Instructions to follow :: Transcribe the data in full, keeping each line exactly as it appears.
(Working data)
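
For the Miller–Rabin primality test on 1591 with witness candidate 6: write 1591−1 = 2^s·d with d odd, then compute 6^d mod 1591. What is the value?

216

1591 − 1 = 1590 = 2^1 · 795, so d = 795.
6^1 ≡ 6 (mod 1591)
6^2 ≡ 6^2 = 36 ≡ 36 (mod 1591)
6^4 ≡ 36^2 = 1296 ≡ 1296 (mod 1591)
6^8 ≡ 1296^2 = 1679616 ≡ 1111 (mod 1591)
6^16 ≡ 1111^2 = 1234321 ≡ 1296 (mod 1591)
6^32 ≡ 1296^2 = 1679616 ≡ 1111 (mod 1591)
6^64 ≡ 1111^2 = 1234321 ≡ 1296 (mod 1591)
6^128 ≡ 1296^2 = 1679616 ≡ 1111 (mod 1591)
6^256 ≡ 1111^2 = 1234321 ≡ 1296 (mod 1591)
6^512 ≡ 1296^2 = 1679616 ≡ 1111 (mod 1591)
795 = 512 + 256 + 16 + 8 + 2 + 1 in binary powers of 2.
So 6^795 ≡ 1111 · 1296 · 1296 · 1111 · 36 · 6 ≡ 216 (mod 1591).
Squaring chain: 216; never reaches −1, so base 6 is a Miller–Rabin witness that 1591 is composite.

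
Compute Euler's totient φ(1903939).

1853280

Factor: 1903939 = 67 · 157 · 181.
φ(1903939) = (67−1) · (157−1) · (181−1) = 66 · 156 · 180 = 1853280.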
(End Working data)
Output ::
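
For the Miller–Rabin primality test on 1591 with witness candidate 6: write 1591−1 = 2^s·d with d odd, then compute 6^d mod 1591. What is the value?

216

1591 − 1 = 1590 = 2^1 · 795, so d = 795.
6^1 ≡ 6 (mod 1591)
6^2 ≡ 6^2 = 36 ≡ 36 (mod 1591)
6^4 ≡ 36^2 = 1296 ≡ 1296 (mod 1591)
6^8 ≡ 1296^2 = 1679616 ≡ 1111 (mod 1591)
6^16 ≡ 1111^2 = 1234321 ≡ 1296 (mod 1591)
6^32 ≡ 1296^2 = 1679616 ≡ 1111 (mod 1591)
6^64 ≡ 1111^2 = 1234321 ≡ 1296 (mod 1591)
6^128 ≡ 1296^2 = 1679616 ≡ 1111 (mod 1591)
6^256 ≡ 1111^2 = 1234321 ≡ 1296 (mod 1591)
6^512 ≡ 1296^2 = 1679616 ≡ 1111 (mod 1591)
795 = 512 + 256 + 16 + 8 + 2 + 1 in binary powers of 2.
So 6^795 ≡ 1111 · 1296 · 1296 · 1111 · 36 · 6 ≡ 216 (mod 1591).
Squaring chain: 216; never reaches −1, so base 6 is a Miller–Rabin witness that 1591 is composite.

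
Compute Euler's totient φ(1903939).

1853280

Factor: 1903939 = 67 · 157 · 181.
φ(1903939) = (67−1) · (157−1) · (181−1) = 66 · 156 · 180 = 1853280.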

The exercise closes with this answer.